Task description -
Your output is to consist only of the line containing "s17: i→s17, 2→s17, 0→s2, ε→s17, r→s11, x→s17" and the lines after it, through the end of the data, reproduced exactly.

[Stored data]
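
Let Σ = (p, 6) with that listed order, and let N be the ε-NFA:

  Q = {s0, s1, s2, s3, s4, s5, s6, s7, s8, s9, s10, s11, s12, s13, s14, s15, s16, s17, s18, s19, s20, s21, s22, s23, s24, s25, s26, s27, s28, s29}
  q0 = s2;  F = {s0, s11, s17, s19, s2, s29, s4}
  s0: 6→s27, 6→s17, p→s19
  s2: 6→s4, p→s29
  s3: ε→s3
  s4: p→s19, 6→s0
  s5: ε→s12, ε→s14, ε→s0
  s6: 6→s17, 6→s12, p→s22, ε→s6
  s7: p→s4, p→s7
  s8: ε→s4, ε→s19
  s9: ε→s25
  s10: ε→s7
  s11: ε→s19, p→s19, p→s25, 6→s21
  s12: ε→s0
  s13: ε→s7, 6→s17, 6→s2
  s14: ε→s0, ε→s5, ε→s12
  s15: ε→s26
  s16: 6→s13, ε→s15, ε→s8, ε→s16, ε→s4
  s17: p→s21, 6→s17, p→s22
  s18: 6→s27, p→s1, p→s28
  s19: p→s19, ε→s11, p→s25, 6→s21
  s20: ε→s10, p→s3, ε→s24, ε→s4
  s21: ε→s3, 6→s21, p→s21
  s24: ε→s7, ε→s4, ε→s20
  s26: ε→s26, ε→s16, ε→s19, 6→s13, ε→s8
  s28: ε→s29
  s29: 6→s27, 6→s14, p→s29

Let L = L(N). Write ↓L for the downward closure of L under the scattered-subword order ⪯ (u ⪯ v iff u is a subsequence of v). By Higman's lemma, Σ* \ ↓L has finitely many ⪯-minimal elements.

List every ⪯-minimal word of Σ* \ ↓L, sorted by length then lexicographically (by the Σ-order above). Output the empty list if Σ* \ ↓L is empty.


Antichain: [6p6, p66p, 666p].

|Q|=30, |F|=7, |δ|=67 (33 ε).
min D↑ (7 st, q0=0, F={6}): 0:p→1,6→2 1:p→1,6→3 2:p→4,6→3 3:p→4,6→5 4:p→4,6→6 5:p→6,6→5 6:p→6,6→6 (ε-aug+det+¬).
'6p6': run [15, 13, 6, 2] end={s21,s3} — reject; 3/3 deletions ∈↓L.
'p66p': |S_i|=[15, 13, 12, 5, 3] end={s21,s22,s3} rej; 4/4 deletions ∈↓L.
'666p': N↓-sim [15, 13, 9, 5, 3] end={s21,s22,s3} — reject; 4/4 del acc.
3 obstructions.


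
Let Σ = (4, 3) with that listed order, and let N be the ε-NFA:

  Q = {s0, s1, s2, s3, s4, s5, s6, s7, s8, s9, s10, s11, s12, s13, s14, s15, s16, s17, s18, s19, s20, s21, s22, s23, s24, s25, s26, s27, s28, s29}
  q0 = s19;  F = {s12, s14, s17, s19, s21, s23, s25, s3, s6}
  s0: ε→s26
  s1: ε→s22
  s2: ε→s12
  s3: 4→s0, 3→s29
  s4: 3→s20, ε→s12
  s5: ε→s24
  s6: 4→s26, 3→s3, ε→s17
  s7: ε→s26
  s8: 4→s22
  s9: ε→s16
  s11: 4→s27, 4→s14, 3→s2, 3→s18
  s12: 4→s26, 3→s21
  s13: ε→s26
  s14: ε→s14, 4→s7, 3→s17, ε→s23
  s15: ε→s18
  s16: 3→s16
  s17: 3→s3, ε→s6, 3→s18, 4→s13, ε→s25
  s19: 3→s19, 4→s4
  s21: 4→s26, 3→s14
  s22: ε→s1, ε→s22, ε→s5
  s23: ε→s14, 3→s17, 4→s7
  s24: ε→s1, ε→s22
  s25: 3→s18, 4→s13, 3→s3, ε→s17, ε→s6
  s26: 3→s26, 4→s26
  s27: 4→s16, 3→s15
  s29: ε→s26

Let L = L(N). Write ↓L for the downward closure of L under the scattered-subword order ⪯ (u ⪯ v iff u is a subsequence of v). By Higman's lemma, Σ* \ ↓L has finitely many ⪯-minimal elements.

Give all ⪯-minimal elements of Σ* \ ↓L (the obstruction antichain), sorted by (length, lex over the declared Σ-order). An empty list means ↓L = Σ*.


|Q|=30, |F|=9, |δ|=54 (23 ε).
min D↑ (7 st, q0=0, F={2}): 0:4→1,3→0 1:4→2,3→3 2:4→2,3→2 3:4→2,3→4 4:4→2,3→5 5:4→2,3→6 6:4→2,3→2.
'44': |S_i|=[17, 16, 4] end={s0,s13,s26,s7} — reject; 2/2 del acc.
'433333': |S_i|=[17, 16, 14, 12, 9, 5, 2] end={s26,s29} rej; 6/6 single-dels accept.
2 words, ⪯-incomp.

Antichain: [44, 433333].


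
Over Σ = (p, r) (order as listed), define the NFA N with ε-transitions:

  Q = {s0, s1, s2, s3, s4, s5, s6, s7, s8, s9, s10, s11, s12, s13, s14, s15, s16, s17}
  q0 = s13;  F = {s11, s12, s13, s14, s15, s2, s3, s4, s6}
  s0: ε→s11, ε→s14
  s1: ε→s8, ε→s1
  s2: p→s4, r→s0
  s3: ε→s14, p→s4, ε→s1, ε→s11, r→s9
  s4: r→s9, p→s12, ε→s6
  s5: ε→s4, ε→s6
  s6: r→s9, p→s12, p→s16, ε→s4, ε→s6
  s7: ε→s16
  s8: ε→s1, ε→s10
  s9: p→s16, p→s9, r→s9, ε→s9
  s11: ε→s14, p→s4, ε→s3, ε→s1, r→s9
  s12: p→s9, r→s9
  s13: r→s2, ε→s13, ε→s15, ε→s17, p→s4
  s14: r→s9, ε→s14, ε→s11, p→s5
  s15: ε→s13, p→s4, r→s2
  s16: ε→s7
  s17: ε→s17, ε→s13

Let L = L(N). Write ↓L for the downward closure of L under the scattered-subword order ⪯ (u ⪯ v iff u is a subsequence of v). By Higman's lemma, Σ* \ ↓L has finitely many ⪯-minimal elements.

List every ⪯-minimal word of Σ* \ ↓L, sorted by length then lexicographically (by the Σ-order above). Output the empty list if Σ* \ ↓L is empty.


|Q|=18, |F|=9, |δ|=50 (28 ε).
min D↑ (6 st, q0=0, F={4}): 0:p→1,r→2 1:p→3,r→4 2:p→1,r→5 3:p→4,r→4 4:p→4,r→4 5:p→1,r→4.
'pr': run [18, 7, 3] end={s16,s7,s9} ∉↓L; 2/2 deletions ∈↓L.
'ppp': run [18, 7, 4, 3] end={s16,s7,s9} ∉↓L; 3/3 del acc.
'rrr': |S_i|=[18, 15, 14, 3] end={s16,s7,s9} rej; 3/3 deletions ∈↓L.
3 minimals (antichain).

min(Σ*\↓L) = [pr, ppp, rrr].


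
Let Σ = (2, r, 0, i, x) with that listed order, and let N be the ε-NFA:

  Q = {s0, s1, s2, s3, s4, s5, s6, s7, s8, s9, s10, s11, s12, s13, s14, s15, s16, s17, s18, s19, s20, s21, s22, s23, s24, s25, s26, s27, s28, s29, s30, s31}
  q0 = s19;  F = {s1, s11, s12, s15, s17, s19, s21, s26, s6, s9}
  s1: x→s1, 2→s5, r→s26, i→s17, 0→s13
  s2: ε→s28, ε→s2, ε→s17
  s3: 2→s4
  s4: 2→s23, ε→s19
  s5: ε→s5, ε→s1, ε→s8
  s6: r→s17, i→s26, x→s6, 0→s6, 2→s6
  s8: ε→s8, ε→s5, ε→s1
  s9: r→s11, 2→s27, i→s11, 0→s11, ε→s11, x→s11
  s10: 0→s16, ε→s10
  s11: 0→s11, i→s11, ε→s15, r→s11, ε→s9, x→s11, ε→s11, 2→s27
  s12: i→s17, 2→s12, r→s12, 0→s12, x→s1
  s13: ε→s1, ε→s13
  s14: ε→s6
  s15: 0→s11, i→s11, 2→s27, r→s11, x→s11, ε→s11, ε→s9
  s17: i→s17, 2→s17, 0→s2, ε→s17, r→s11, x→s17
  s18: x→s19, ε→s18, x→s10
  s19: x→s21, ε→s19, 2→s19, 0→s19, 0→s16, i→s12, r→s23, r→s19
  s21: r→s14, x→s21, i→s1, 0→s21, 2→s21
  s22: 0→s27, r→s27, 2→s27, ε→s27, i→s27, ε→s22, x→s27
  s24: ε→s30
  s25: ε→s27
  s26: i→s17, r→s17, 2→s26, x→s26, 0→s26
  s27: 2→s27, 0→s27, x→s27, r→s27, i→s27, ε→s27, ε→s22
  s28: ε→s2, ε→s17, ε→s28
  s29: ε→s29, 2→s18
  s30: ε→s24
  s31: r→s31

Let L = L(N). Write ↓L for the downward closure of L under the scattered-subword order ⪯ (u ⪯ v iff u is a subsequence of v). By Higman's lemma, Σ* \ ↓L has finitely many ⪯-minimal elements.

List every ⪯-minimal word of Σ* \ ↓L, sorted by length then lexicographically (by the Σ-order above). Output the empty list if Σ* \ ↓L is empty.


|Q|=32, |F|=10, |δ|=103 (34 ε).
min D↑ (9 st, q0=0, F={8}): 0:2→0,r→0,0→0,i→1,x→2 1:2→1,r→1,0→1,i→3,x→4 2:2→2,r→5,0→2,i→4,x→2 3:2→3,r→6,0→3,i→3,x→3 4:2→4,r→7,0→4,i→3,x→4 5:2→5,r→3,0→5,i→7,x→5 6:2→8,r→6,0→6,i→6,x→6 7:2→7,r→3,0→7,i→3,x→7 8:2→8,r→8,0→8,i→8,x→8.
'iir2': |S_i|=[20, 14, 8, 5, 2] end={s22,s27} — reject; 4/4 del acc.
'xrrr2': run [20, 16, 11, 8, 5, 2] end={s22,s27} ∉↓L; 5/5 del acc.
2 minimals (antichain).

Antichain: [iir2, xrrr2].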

Result -
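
  s17: i→s17, 2→s17, 0→s2, ε→s17, r→s11, x→s17
  s18: x→s19, ε→s18, x→s10
  s19: x→s21, ε→s19, 2→s19, 0→s19, 0→s16, i→s12, r→s23, r→s19
  s21: r→s14, x→s21, i→s1, 0→s21, 2→s21
  s22: 0→s27, r→s27, 2→s27, ε→s27, i→s27, ε→s22, x→s27
  s24: ε→s30
  s25: ε→s27
  s26: i→s17, r→s17, 2→s26, x→s26, 0→s26
  s27: 2→s27, 0→s27, x→s27, r→s27, i→s27, ε→s27, ε→s22
  s28: ε→s2, ε→s17, ε→s28
  s29: ε→s29, 2→s18
  s30: ε→s24
  s31: r→s31

Let L = L(N). Write ↓L for the downward closure of L under the scattered-subword order ⪯ (u ⪯ v iff u is a subsequence of v). By Higman's lemma, Σ* \ ↓L has finitely many ⪯-minimal elements.

List every ⪯-minimal word of Σ* \ ↓L, sorted by length then lexicographically (by the Σ-order above). Output the empty list if Σ* \ ↓L is empty.


|Q|=32, |F|=10, |δ|=103 (34 ε).
min D↑ (9 st, q0=0, F={8}): 0:2→0,r→0,0→0,i→1,x→2 1:2→1,r→1,0→1,i→3,x→4 2:2→2,r→5,0→2,i→4,x→2 3:2→3,r→6,0→3,i→3,x→3 4:2→4,r→7,0→4,i→3,x→4 5:2→5,r→3,0→5,i→7,x→5 6:2→8,r→6,0→6,i→6,x→6 7:2→7,r→3,0→7,i→3,x→7 8:2→8,r→8,0→8,i→8,x→8.
'iir2': |S_i|=[20, 14, 8, 5, 2] end={s22,s27} — reject; 4/4 del acc.
'xrrr2': run [20, 16, 11, 8, 5, 2] end={s22,s27} ∉↓L; 5/5 del acc.
2 minimals (antichain).

Antichain: [iir2, xrrr2].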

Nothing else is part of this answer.